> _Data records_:
Content starts

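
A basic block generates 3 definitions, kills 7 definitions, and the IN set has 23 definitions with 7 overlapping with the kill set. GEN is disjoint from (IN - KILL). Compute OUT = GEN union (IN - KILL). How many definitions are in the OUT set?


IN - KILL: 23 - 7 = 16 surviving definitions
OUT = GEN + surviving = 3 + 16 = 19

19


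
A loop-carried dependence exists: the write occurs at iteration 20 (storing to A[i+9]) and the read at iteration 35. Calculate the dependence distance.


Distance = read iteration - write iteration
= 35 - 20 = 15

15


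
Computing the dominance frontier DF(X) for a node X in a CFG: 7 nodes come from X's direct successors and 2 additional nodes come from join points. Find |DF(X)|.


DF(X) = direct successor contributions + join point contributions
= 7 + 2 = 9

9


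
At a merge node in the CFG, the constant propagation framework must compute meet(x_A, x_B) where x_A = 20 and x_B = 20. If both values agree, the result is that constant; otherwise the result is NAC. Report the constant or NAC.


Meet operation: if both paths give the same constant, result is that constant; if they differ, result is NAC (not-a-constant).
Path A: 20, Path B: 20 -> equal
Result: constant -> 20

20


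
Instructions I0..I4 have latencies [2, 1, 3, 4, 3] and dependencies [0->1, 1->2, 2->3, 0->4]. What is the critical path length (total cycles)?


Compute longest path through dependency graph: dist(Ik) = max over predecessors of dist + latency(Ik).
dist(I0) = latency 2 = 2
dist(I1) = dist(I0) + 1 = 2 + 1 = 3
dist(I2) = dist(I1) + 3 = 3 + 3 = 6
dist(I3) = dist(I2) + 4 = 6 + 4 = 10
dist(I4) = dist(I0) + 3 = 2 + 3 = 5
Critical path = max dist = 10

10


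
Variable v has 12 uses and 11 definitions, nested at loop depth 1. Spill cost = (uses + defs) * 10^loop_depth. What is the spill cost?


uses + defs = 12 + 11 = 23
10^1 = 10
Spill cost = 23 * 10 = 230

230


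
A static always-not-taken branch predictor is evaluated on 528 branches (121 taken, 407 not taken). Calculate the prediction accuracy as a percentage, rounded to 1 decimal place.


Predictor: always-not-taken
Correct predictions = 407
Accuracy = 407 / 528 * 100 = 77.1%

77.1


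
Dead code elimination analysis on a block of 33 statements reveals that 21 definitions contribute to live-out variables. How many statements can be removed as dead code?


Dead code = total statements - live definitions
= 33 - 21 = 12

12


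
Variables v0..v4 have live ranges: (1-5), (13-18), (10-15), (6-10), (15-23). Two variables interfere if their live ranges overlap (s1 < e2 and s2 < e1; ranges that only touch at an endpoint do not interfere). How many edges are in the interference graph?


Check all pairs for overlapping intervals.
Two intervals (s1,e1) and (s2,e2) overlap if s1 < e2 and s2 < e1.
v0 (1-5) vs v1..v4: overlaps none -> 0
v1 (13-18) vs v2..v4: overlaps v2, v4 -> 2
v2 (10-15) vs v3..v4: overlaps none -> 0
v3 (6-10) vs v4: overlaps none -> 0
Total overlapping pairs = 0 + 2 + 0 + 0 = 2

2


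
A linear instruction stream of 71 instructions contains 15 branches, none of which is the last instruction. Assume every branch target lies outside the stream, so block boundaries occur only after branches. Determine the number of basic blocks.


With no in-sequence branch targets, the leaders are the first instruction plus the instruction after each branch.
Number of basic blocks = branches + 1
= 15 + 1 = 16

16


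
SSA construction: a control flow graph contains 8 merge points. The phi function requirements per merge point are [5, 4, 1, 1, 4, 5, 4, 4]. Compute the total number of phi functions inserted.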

Content ends

> _What you are asked to do_: Using the data above, output each line exactly.

> _Expected answer_:
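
A basic block generates 3 definitions, kills 7 definitions, and the IN set has 23 definitions with 7 overlapping with the kill set. GEN is disjoint from (IN - KILL). Compute OUT = GEN union (IN - KILL). How many definitions are in the OUT set?


IN - KILL: 23 - 7 = 16 surviving definitions
OUT = GEN + surviving = 3 + 16 = 19

19


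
A loop-carried dependence exists: the write occurs at iteration 20 (storing to A[i+9]) and the read at iteration 35. Calculate the dependence distance.


Distance = read iteration - write iteration
= 35 - 20 = 15

15


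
Computing the dominance frontier DF(X) for a node X in a CFG: 7 nodes come from X's direct successors and 2 additional nodes come from join points. Find |DF(X)|.


DF(X) = direct successor contributions + join point contributions
= 7 + 2 = 9

9


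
At a merge node in the CFG, the constant propagation framework must compute meet(x_A, x_B) where x_A = 20 and x_B = 20. If both values agree, the result is that constant; otherwise the result is NAC. Report the constant or NAC.


Meet operation: if both paths give the same constant, result is that constant; if they differ, result is NAC (not-a-constant).
Path A: 20, Path B: 20 -> equal
Result: constant -> 20

20


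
Instructions I0..I4 have latencies [2, 1, 3, 4, 3] and dependencies [0->1, 1->2, 2->3, 0->4]. What is the critical path length (total cycles)?


Compute longest path through dependency graph: dist(Ik) = max over predecessors of dist + latency(Ik).
dist(I0) = latency 2 = 2
dist(I1) = dist(I0) + 1 = 2 + 1 = 3
dist(I2) = dist(I1) + 3 = 3 + 3 = 6
dist(I3) = dist(I2) + 4 = 6 + 4 = 10
dist(I4) = dist(I0) + 3 = 2 + 3 = 5
Critical path = max dist = 10

10


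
Variable v has 12 uses and 11 definitions, nested at loop depth 1. Spill cost = (uses + defs) * 10^loop_depth. What is the spill cost?


uses + defs = 12 + 11 = 23
10^1 = 10
Spill cost = 23 * 10 = 230

230


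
A static always-not-taken branch predictor is evaluated on 528 branches (121 taken, 407 not taken). Calculate the prediction accuracy as a percentage, rounded to 1 decimal place.


Predictor: always-not-taken
Correct predictions = 407
Accuracy = 407 / 528 * 100 = 77.1%

77.1


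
Dead code elimination analysis on a block of 33 statements reveals that 21 definitions contribute to live-out variables. How many statements can be removed as dead code?


Dead code = total statements - live definitions
= 33 - 21 = 12

12


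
Variables v0..v4 have live ranges: (1-5), (13-18), (10-15), (6-10), (15-23). Two variables interfere if their live ranges overlap (s1 < e2 and s2 < e1; ranges that only touch at an endpoint do not interfere). How many edges are in the interference graph?


Check all pairs for overlapping intervals.
Two intervals (s1,e1) and (s2,e2) overlap if s1 < e2 and s2 < e1.
v0 (1-5) vs v1..v4: overlaps none -> 0
v1 (13-18) vs v2..v4: overlaps v2, v4 -> 2
v2 (10-15) vs v3..v4: overlaps none -> 0
v3 (6-10) vs v4: overlaps none -> 0
Total overlapping pairs = 0 + 2 + 0 + 0 = 2

2


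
A linear instruction stream of 71 instructions contains 15 branches, none of which is the last instruction. Assume every branch target lies outside the stream, so block boundaries occur only after branches. Determine the number of basic blocks.


With no in-sequence branch targets, the leaders are the first instruction plus the instruction after each branch.
Number of basic blocks = branches + 1
= 15 + 1 = 16

16


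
SSA construction: a control flow graph contains 8 merge points. The phi function requirements per merge point are [5, 4, 1, 1, 4, 5, 4, 4]. Compute the total number of phi functions inserted.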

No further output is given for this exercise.